» Entries provided:
[Start of Attachment]
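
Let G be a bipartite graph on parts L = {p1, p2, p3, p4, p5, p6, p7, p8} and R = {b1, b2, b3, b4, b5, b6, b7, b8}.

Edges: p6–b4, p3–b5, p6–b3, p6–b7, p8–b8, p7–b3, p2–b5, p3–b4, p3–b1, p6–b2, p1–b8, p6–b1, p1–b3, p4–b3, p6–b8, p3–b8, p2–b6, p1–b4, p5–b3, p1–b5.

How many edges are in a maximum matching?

6

A valid assignment of size 6: p1-b4, p2-b6, p3-b5, p4-b3, p6-b7, p8-b8.
The set {p4, p5, p7} has only 1 neighbour ({b3}), so by Hall's theorem at most 6 of the 8 left vertices can be matched.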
[End of Attachment]
» Task statement: Each record above is to be written out again, without any change.

» Solution for this problem:
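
Let G be a bipartite graph on parts L = {p1, p2, p3, p4, p5, p6, p7, p8} and R = {b1, b2, b3, b4, b5, b6, b7, b8}.

Edges: p6–b4, p3–b5, p6–b3, p6–b7, p8–b8, p7–b3, p2–b5, p3–b4, p3–b1, p6–b2, p1–b8, p6–b1, p1–b3, p4–b3, p6–b8, p3–b8, p2–b6, p1–b4, p5–b3, p1–b5.

How many edges are in a maximum matching?

6

A valid assignment of size 6: p1-b4, p2-b6, p3-b5, p4-b3, p6-b7, p8-b8.
The set {p4, p5, p7} has only 1 neighbour ({b3}), so by Hall's theorem at most 6 of the 8 left vertices can be matched.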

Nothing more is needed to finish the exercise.